> _Task prompt_
Out of the material that follows, write out exactly the lines from the line with "A lizard faces" to the line with "c = 10: s = 0.28", both ends included, and no others.

> _Source data_

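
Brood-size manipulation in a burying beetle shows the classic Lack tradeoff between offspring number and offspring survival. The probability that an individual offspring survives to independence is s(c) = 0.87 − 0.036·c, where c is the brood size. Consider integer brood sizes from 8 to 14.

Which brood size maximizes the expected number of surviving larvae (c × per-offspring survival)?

12

Expected surviving larvae = c × s(c):
  c=8: 8 × 0.582 = 4.656
  c=9: 9 × 0.546 = 4.914
  c=10: 10 × 0.510 = 5.100
  c=11: 11 × 0.474 = 5.214
  c=12: 12 × 0.438 = 5.256
  c=13: 13 × 0.402 = 5.226
  c=14: 14 × 0.366 = 5.124
Maximum at c = 12 (5.256 surviving larvae).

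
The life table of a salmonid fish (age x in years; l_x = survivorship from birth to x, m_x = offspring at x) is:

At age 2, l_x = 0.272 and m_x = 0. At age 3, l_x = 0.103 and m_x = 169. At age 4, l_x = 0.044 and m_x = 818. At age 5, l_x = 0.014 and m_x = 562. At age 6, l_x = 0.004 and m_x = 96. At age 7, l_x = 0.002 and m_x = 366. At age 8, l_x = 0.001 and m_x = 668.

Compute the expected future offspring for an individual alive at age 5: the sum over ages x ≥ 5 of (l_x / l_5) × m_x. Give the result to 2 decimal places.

689.43

l_5 = 0.014. Conditional survival from age 5 to x is l_x / l_5.
  x=5: (0.014/0.014) × 562 = 562.0000
  x=6: (0.004/0.014) × 96 = 27.4286
  x=7: (0.002/0.014) × 366 = 52.2857
  x=8: (0.001/0.014) × 668 = 47.7143
Sum = 562.0000 + 27.4286 + 52.2857 + 47.7143 = 689.4286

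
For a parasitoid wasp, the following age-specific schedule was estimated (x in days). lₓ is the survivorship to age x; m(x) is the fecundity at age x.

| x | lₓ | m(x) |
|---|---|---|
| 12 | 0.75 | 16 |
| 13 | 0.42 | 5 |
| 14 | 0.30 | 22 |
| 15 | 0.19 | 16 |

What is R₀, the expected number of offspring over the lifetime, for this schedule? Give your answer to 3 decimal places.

23.740

R₀ = Σ lₓ m(x):
  age 12: 0.75 × 16 = 12.0000
  age 13: 0.42 × 5 = 2.1000
  age 14: 0.30 × 22 = 6.6000
  age 15: 0.19 × 16 = 3.0400
R₀ = 12.0000 + 2.1000 + 6.6000 + 3.0400 = 23.7400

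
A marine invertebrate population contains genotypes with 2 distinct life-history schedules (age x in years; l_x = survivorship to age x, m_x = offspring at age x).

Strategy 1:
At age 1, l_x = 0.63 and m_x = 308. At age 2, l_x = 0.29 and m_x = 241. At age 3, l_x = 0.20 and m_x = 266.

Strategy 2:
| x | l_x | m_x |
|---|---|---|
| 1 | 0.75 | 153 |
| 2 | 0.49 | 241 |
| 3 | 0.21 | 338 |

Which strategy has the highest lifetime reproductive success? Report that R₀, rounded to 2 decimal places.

317.13

Strategy 1: R₀ = 0.63×308 + 0.29×241 + 0.20×266 = 317.1300
Strategy 2: R₀ = 0.75×153 + 0.49×241 + 0.21×338 = 303.8200
Highest R₀: strategy 1 with 317.1300.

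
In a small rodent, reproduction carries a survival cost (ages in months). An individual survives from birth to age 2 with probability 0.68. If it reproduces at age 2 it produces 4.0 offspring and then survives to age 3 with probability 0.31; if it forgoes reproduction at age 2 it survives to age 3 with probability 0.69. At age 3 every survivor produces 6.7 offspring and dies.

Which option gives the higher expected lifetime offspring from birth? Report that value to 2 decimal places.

4.13

breed at age 2: R₀ = 0.68 × (4.0 + 0.31 × 6.7) = 0.68 × 6.0770 = 4.1324
delay to age 3: R₀ = 0.68 × (0.69 × 6.7) = 0.68 × 4.6230 = 3.1436
Higher: breed at age 2 (4.1324).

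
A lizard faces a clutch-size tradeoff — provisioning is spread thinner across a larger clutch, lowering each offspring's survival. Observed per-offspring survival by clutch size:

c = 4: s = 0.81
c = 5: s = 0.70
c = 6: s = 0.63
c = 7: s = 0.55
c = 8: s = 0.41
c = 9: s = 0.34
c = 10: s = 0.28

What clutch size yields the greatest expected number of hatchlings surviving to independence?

Expected hatchlings surviving to independence = c × s(c):
  c=4: 4 × 0.81 = 3.240
  c=5: 5 × 0.70 = 3.500
  c=6: 6 × 0.63 = 3.780
  c=7: 7 × 0.55 = 3.850
  c=8: 8 × 0.41 = 3.280
  c=9: 9 × 0.34 = 3.060
  c=10: 10 × 0.28 = 2.800
Maximum at c = 7 (3.850 hatchlings surviving to independence).

7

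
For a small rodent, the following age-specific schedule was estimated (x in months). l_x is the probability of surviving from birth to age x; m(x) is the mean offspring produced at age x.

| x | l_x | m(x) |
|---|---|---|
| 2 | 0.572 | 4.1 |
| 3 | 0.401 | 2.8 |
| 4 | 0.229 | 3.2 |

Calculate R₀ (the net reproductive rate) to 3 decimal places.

4.201

R₀ = Σ l_x m(x):
  age 2: 0.572 × 4.1 = 2.3452
  age 3: 0.401 × 2.8 = 1.1228
  age 4: 0.229 × 3.2 = 0.7328
R₀ = 2.3452 + 1.1228 + 0.7328 = 4.2008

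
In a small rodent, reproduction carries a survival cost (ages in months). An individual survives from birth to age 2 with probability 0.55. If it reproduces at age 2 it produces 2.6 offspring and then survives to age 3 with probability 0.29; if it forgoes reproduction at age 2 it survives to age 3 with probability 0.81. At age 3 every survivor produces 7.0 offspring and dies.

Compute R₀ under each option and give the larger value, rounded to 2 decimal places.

3.12

breed at age 2: R₀ = 0.55 × (2.6 + 0.29 × 7.0) = 0.55 × 4.6300 = 2.5465
delay to age 3: R₀ = 0.55 × (0.81 × 7.0) = 0.55 × 5.6700 = 3.1185
Higher: delay to age 3 (3.1185).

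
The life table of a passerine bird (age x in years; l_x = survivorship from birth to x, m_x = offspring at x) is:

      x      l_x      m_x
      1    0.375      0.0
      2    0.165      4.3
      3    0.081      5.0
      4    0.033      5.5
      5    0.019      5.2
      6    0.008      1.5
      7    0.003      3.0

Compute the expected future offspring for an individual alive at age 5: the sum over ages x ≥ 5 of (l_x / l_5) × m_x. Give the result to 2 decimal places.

l_5 = 0.019. Conditional survival from age 5 to x is l_x / l_5.
  x=5: (0.019/0.019) × 5.2 = 5.2000
  x=6: (0.008/0.019) × 1.5 = 0.6316
  x=7: (0.003/0.019) × 3.0 = 0.4737
Sum = 5.2000 + 0.6316 + 0.4737 = 6.3053

6.31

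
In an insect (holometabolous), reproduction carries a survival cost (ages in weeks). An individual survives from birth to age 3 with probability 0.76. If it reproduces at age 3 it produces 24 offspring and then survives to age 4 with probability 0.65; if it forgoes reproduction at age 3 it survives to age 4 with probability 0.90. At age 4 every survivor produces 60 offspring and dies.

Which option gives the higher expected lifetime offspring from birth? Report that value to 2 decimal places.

47.88

breed at age 3: R₀ = 0.76 × (24 + 0.65 × 60) = 0.76 × 63.0000 = 47.8800
delay to age 4: R₀ = 0.76 × (0.90 × 60) = 0.76 × 54.0000 = 41.0400
Higher: breed at age 3 (47.8800).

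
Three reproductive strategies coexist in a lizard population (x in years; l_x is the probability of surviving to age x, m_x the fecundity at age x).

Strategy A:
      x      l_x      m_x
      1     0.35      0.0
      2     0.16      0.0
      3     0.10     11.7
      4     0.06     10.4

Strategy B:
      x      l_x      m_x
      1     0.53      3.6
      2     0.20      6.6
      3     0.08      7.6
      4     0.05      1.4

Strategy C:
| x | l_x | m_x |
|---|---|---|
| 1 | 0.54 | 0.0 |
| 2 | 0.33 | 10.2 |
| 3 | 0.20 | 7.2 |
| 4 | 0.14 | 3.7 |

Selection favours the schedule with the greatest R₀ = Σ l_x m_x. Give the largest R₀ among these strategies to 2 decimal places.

5.32

Strategy A: R₀ = 0.35×0.0 + 0.16×0.0 + 0.10×11.7 + 0.06×10.4 = 1.7940
Strategy B: R₀ = 0.53×3.6 + 0.20×6.6 + 0.08×7.6 + 0.05×1.4 = 3.9060
Strategy C: R₀ = 0.54×0.0 + 0.33×10.2 + 0.20×7.2 + 0.14×3.7 = 5.3240
Highest R₀: strategy C with 5.3240.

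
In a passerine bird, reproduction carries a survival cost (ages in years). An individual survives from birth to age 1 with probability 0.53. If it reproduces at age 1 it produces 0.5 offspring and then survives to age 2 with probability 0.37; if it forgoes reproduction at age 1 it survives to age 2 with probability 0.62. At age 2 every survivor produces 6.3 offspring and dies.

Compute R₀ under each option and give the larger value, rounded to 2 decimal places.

breed at age 1: R₀ = 0.53 × (0.5 + 0.37 × 6.3) = 0.53 × 2.8310 = 1.5004
delay to age 2: R₀ = 0.53 × (0.62 × 6.3) = 0.53 × 3.9060 = 2.0702
Higher: delay to age 2 (2.0702).

2.07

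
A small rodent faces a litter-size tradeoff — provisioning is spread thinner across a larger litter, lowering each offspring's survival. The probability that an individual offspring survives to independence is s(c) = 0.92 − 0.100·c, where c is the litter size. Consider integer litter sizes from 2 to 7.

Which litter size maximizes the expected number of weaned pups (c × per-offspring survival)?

Expected weaned pups = c × s(c):
  c=2: 2 × 0.720 = 1.440
  c=3: 3 × 0.620 = 1.860
  c=4: 4 × 0.520 = 2.080
  c=5: 5 × 0.420 = 2.100
  c=6: 6 × 0.320 = 1.920
  c=7: 7 × 0.220 = 1.540
Maximum at c = 5 (2.100 weaned pups).

5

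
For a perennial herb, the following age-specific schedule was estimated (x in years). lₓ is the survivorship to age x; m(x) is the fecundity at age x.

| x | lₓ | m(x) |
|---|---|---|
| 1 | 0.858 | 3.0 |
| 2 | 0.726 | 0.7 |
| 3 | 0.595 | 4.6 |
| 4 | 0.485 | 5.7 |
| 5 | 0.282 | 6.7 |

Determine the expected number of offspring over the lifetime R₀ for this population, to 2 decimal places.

R₀ = Σ lₓ m(x):
  age 1: 0.858 × 3.0 = 2.5740
  age 2: 0.726 × 0.7 = 0.5082
  age 3: 0.595 × 4.6 = 2.7370
  age 4: 0.485 × 5.7 = 2.7645
  age 5: 0.282 × 6.7 = 1.8894
R₀ = 2.5740 + 0.5082 + 2.7370 + 2.7645 + 1.8894 = 10.4731

10.47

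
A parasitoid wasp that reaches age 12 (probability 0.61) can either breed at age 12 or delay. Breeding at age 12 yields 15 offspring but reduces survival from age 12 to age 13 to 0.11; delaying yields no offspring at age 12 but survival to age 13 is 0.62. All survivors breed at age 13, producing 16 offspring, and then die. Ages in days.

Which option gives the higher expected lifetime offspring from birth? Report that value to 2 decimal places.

10.22

breed at age 12: R₀ = 0.61 × (15 + 0.11 × 16) = 0.61 × 16.7600 = 10.2236
delay to age 13: R₀ = 0.61 × (0.62 × 16) = 0.61 × 9.9200 = 6.0512
Higher: breed at age 12 (10.2236).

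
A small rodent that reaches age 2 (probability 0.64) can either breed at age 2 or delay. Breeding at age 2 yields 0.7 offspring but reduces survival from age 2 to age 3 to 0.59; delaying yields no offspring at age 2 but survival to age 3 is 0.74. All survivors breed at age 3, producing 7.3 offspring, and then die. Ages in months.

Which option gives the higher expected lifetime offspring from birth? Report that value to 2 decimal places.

3.46

breed at age 2: R₀ = 0.64 × (0.7 + 0.59 × 7.3) = 0.64 × 5.0070 = 3.2045
delay to age 3: R₀ = 0.64 × (0.74 × 7.3) = 0.64 × 5.4020 = 3.4573
Higher: delay to age 3 (3.4573).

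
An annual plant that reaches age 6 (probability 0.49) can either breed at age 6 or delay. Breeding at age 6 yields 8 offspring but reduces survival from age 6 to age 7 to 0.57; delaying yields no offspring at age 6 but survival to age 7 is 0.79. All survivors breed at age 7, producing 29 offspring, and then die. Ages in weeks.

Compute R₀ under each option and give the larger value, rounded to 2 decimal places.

12.02

breed at age 6: R₀ = 0.49 × (8 + 0.57 × 29) = 0.49 × 24.5300 = 12.0197
delay to age 7: R₀ = 0.49 × (0.79 × 29) = 0.49 × 22.9100 = 11.2259
Higher: breed at age 6 (12.0197).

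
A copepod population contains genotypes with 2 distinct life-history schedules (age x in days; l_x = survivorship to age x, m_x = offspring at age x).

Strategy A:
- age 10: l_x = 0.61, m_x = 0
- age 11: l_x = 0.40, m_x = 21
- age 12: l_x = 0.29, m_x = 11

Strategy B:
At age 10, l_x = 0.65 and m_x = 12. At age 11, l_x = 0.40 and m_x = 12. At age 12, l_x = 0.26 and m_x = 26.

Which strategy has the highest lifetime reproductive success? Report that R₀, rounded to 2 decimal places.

Strategy A: R₀ = 0.61×0 + 0.40×21 + 0.29×11 = 11.5900
Strategy B: R₀ = 0.65×12 + 0.40×12 + 0.26×26 = 19.3600
Highest R₀: strategy B with 19.3600.

19.36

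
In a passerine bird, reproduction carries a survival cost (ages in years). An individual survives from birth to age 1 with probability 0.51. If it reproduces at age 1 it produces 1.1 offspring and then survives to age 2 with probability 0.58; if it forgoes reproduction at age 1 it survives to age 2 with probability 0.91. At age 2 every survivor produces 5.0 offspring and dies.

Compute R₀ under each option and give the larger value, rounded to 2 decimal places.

2.32

breed at age 1: R₀ = 0.51 × (1.1 + 0.58 × 5.0) = 0.51 × 4.0000 = 2.0400
delay to age 2: R₀ = 0.51 × (0.91 × 5.0) = 0.51 × 4.5500 = 2.3205
Higher: delay to age 2 (2.3205).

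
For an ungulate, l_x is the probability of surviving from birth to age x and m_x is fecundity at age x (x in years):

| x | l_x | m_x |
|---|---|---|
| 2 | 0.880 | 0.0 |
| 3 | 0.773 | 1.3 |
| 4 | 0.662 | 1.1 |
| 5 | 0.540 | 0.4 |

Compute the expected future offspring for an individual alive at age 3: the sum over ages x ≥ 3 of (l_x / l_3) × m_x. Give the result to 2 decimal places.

2.52

l_3 = 0.773. Conditional survival from age 3 to x is l_x / l_3.
  x=3: (0.773/0.773) × 1.3 = 1.3000
  x=4: (0.662/0.773) × 1.1 = 0.9420
  x=5: (0.540/0.773) × 0.4 = 0.2794
Sum = 1.3000 + 0.9420 + 0.2794 = 2.5215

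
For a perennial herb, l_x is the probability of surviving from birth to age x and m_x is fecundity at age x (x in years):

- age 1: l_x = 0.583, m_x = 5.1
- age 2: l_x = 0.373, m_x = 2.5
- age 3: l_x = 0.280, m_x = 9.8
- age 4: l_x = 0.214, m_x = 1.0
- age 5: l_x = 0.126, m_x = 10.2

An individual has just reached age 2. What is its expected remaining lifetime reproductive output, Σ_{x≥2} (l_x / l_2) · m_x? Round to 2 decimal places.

13.88

l_2 = 0.373. Conditional survival from age 2 to x is l_x / l_2.
  x=2: (0.373/0.373) × 2.5 = 2.5000
  x=3: (0.280/0.373) × 9.8 = 7.3566
  x=4: (0.214/0.373) × 1.0 = 0.5737
  x=5: (0.126/0.373) × 10.2 = 3.4456
Sum = 2.5000 + 7.3566 + 0.5737 + 3.4456 = 13.8759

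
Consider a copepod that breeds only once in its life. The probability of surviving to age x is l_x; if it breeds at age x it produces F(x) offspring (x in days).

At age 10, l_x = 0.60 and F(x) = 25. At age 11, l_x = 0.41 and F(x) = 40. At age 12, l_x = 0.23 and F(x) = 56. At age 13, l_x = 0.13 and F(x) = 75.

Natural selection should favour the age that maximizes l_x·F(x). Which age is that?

Expected offspring if breeding at age x = l_x × F(x):
  age 10: 0.60 × 25 = 15.000
  age 11: 0.41 × 40 = 16.400
  age 12: 0.23 × 56 = 12.880
  age 13: 0.13 × 75 = 9.750
Maximum at age 11 (16.400).

11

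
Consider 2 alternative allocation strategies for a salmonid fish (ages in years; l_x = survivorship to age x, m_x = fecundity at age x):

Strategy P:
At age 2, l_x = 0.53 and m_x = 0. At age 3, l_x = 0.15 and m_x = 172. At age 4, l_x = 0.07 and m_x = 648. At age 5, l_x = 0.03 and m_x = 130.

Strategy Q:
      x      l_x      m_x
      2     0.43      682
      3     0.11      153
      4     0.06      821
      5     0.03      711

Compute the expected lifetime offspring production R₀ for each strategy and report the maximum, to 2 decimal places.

380.68

Strategy P: R₀ = 0.53×0 + 0.15×172 + 0.07×648 + 0.03×130 = 75.0600
Strategy Q: R₀ = 0.43×682 + 0.11×153 + 0.06×821 + 0.03×711 = 380.6800
Highest R₀: strategy Q with 380.6800.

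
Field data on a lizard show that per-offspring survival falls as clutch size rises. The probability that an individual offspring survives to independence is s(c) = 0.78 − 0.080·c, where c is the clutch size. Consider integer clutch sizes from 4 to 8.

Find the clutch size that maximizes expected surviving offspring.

Expected surviving offspring = c × s(c):
  c=4: 4 × 0.460 = 1.840
  c=5: 5 × 0.380 = 1.900
  c=6: 6 × 0.300 = 1.800
  c=7: 7 × 0.220 = 1.540
  c=8: 8 × 0.140 = 1.120
Maximum at c = 5 (1.900 surviving offspring).

5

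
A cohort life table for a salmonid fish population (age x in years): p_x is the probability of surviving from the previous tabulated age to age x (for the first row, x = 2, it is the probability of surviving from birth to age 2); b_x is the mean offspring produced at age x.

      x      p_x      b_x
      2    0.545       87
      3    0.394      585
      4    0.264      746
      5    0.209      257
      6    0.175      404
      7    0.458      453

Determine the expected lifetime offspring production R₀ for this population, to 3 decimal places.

Survivorship from birth: l_x = p_2·p_3·…·p_x.
  l_2 = 0.54500
  l_3 = 0.21473
  l_4 = 0.05669
  l_5 = 0.01185
  l_6 = 0.00207
  l_7 = 0.00095
R₀ = Σ l_x b_x:
  age 2: 0.54500 × 87 = 47.4150
  age 3: 0.21473 × 585 = 125.6171
  age 4: 0.05669 × 746 = 42.2907
  age 5: 0.01185 × 257 = 3.0454
  age 6: 0.00207 × 404 = 0.8363
  age 7: 0.00095 × 453 = 0.4304
R₀ = 47.4150 + 125.6171 + 42.2907 + 3.0454 + 0.8363 + 0.4304 = 219.6349

219.635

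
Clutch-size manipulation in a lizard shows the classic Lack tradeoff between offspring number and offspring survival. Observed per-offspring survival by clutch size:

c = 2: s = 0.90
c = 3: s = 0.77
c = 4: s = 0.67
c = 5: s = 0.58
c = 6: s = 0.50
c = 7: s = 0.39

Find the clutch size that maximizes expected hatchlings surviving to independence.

Expected hatchlings surviving to independence = c × s(c):
  c=2: 2 × 0.90 = 1.800
  c=3: 3 × 0.77 = 2.310
  c=4: 4 × 0.67 = 2.680
  c=5: 5 × 0.58 = 2.900
  c=6: 6 × 0.50 = 3.000
  c=7: 7 × 0.39 = 2.730
Maximum at c = 6 (3.000 hatchlings surviving to independence).

6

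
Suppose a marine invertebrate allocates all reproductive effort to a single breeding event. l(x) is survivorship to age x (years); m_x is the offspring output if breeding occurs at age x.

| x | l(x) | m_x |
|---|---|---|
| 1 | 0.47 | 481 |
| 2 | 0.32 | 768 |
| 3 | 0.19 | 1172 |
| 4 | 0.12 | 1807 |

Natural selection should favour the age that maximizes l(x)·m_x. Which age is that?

Expected offspring if breeding at age x = l(x) × m_x:
  age 1: 0.47 × 481 = 226.070
  age 2: 0.32 × 768 = 245.760
  age 3: 0.19 × 1172 = 222.680
  age 4: 0.12 × 1807 = 216.840
Maximum at age 2 (245.760).

2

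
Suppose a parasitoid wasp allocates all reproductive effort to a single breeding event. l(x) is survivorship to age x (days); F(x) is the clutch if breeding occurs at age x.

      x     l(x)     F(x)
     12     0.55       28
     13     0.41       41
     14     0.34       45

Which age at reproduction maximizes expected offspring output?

Expected offspring if breeding at age x = l(x) × F(x):
  age 12: 0.55 × 28 = 15.400
  age 13: 0.41 × 41 = 16.810
  age 14: 0.34 × 45 = 15.300
Maximum at age 13 (16.810).

13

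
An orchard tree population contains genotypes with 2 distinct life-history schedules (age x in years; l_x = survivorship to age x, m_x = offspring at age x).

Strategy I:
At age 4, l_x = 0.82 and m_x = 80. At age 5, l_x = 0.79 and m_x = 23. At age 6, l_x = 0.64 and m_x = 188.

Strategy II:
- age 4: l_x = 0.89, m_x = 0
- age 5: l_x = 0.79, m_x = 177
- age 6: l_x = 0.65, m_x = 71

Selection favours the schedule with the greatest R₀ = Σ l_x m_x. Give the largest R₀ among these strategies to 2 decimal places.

Strategy I: R₀ = 0.82×80 + 0.79×23 + 0.64×188 = 204.0900
Strategy II: R₀ = 0.89×0 + 0.79×177 + 0.65×71 = 185.9800
Highest R₀: strategy I with 204.0900.

204.09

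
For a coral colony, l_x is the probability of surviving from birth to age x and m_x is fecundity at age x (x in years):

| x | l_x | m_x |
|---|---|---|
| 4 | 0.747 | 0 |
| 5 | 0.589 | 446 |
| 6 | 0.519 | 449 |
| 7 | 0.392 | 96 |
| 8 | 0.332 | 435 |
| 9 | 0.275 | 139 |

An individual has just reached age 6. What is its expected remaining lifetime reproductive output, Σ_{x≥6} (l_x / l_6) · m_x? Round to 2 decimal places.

873.43

l_6 = 0.519. Conditional survival from age 6 to x is l_x / l_6.
  x=6: (0.519/0.519) × 449 = 449.0000
  x=7: (0.392/0.519) × 96 = 72.5087
  x=8: (0.332/0.519) × 435 = 278.2659
  x=9: (0.275/0.519) × 139 = 73.6513
Sum = 449.0000 + 72.5087 + 278.2659 + 73.6513 = 873.4258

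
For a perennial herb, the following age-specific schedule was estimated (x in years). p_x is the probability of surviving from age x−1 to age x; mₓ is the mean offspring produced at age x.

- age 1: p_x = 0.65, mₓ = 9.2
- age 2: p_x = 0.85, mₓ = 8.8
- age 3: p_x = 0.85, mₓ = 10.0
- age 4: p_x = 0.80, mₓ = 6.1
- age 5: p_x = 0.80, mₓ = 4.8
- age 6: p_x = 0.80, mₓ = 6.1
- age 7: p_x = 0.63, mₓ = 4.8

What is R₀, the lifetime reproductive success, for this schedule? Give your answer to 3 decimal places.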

> _Answer to this problem_
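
A lizard faces a clutch-size tradeoff — provisioning is spread thinner across a larger clutch, lowering each offspring's survival. Observed per-offspring survival by clutch size:

c = 4: s = 0.81
c = 5: s = 0.70
c = 6: s = 0.63
c = 7: s = 0.55
c = 8: s = 0.41
c = 9: s = 0.34
c = 10: s = 0.28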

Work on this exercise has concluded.